Entries taken from a collection:
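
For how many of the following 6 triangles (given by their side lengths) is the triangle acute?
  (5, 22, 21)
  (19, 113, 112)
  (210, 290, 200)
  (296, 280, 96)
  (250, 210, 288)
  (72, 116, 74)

2

(5,22,21): 5²+21² = 466 < 484 = 22² → obtuse
(19,113,112): 19²+112² = 12905 > 12769 = 113² → acute
(210,290,200): 200²+210² = 84100 = 290² → right
(296,280,96): 96²+280² = 87616 = 296² → right
(250,210,288): 210²+250² = 106600 > 82944 = 288² → acute
(72,116,74): 72²+74² = 10660 < 13456 = 116² → obtuse
2 of the 6 are acute.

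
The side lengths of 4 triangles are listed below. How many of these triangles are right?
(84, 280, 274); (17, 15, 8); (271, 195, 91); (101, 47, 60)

1

(84,280,274): 84²+274² = 82132 > 78400 = 280² → acute
(17,15,8): 8²+15² = 289 = 17² → right
(271,195,91): 91²+195² = 46306 < 73441 = 271² → obtuse
(101,47,60): 47²+60² = 5809 < 10201 = 101² → obtuse
1 of the 4 is right.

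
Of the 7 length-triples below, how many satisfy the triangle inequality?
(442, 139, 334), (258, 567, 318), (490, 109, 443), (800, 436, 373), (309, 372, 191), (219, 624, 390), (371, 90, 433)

(139,334,442): 139+334 > 442 → valid
(258,318,567): 258+318 > 567 → valid
(109,443,490): 109+443 > 490 → valid
(373,436,800): 373+436 > 800 → valid
(191,309,372): 191+309 > 372 → valid
(219,390,624): 219+390 ≤ 624 → not valid
(90,371,433): 90+371 > 433 → valid
6 of the 7 triples form a triangle.

6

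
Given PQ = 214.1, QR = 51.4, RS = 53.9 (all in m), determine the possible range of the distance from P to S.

The maximum is all hops collinear in one direction: 214.1 + 51.4 + 53.9 = 319.4.
The longest hop is 214.1; the others sum to 105.3. Folding the others back against it leaves at least 214.1 − 105.3 = 108.8.

108.8 ≤ PS ≤ 319.4 m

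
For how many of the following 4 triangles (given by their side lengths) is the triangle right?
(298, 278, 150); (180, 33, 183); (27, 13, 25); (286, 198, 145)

(298,278,150): 150²+278² = 99784 > 88804 = 298² → acute
(180,33,183): 33²+180² = 33489 = 183² → right
(27,13,25): 13²+25² = 794 > 729 = 27² → acute
(286,198,145): 145²+198² = 60229 < 81796 = 286² → obtuse
1 of the 4 is right.

1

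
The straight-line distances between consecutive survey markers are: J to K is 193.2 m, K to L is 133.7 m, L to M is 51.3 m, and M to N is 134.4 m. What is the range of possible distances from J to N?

The maximum is all hops collinear in one direction: 193.2 + 133.7 + 51.3 + 134.4 = 512.6.
The longest hop is 193.2; the others sum to 319.4. Since 193.2 ≤ 319.4, the path can fold back on itself completely, so the minimum distance is 0.

0 ≤ JN ≤ 512.6 m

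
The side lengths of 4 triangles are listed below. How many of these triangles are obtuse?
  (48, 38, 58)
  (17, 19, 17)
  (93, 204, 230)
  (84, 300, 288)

(48,38,58): 38²+48² = 3748 > 3364 = 58² → acute
(17,19,17): 17²+17² = 578 > 361 = 19² → acute
(93,204,230): 93²+204² = 50265 < 52900 = 230² → obtuse
(84,300,288): 84²+288² = 90000 = 300² → right
1 of the 4 is obtuse.

1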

EXERCISE REQUIREMENTS: Lines of the data above that include the string "listed" must each be copied.

EXERCISE RESPONSE:
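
The side lengths of 4 triangles are listed below. How many of these triangles are right?
The side lengths of 4 triangles are listed below. How many of these triangles are obtuse?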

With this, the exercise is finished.